* PROBLEM DESCRIPTION:
Within these records, how many lines hold "issue"? Give the number alone.

* DATA SHOWN:
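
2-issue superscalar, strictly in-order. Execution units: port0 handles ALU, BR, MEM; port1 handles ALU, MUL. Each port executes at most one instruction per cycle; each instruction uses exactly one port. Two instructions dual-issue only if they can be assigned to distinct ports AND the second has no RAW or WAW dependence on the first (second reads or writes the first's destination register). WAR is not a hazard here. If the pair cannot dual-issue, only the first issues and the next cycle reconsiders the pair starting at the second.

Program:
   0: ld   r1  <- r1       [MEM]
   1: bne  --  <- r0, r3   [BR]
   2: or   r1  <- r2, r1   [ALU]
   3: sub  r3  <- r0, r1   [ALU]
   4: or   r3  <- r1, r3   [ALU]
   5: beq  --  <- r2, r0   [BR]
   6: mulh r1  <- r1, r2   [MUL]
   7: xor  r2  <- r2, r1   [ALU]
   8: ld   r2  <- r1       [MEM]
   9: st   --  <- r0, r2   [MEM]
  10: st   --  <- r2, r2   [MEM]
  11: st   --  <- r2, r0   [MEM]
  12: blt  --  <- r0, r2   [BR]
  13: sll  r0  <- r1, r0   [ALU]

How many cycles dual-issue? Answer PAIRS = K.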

* SOLUTION FOR THIS EXERCISE:
2